BEGIN EXCERPTED RECORDS

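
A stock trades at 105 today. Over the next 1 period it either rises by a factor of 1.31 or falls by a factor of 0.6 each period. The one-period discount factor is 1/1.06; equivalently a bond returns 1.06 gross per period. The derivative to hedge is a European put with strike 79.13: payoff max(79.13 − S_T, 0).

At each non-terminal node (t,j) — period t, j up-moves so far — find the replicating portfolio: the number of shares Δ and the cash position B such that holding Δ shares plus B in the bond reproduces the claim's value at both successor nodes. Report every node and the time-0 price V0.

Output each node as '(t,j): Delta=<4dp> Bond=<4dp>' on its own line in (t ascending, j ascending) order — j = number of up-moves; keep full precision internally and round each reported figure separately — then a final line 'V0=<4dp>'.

(0,0): Delta=-0.2164 Bond=28.0764
V0=5.3581

Under the risk-neutral measure, an up-move has probability p* = (R−d)/(u−d) = 0.6479 and values discount at R = 1.06.
Terminal values V(1,·): V(1,0)=16.1300, V(1,1)=0.0000
  t=0,j=0: stock 105.0000 → up 137.5500 (V=0.0000), down 63.0000 (V=16.1300). Price 5.3581; hedge Δ=-0.2164, bond B=28.0764.
The time-0 hedge costs 5.3581, which is the no-arbitrage price.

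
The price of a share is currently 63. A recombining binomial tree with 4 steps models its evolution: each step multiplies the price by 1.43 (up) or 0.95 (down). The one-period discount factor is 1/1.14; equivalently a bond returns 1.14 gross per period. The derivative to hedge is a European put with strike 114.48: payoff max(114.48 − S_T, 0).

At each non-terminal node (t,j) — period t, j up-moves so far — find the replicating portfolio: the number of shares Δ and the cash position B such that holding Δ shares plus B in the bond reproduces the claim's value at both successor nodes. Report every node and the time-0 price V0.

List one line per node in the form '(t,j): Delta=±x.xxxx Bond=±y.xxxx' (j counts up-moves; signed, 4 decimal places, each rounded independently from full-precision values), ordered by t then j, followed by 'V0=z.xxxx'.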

END EXCERPTED RECORDS

EXERCISE AIM: Within the material above, find every line containing the word "derivative" and copy it.

ANSWER SPACE:
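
A stock trades at 105 today. Over the next 1 period it either rises by a factor of 1.31 or falls by a factor of 0.6 each period. The one-period discount factor is 1/1.06; equivalently a bond returns 1.06 gross per period. The derivative to hedge is a European put with strike 79.13: payoff max(79.13 − S_T, 0).
The price of a share is currently 63. A recombining binomial tree with 4 steps models its evolution: each step multiplies the price by 1.43 (up) or 0.95 (down). The one-period discount factor is 1/1.14; equivalently a bond returns 1.14 gross per period. The derivative to hedge is a European put with strike 114.48: payoff max(114.48 − S_T, 0).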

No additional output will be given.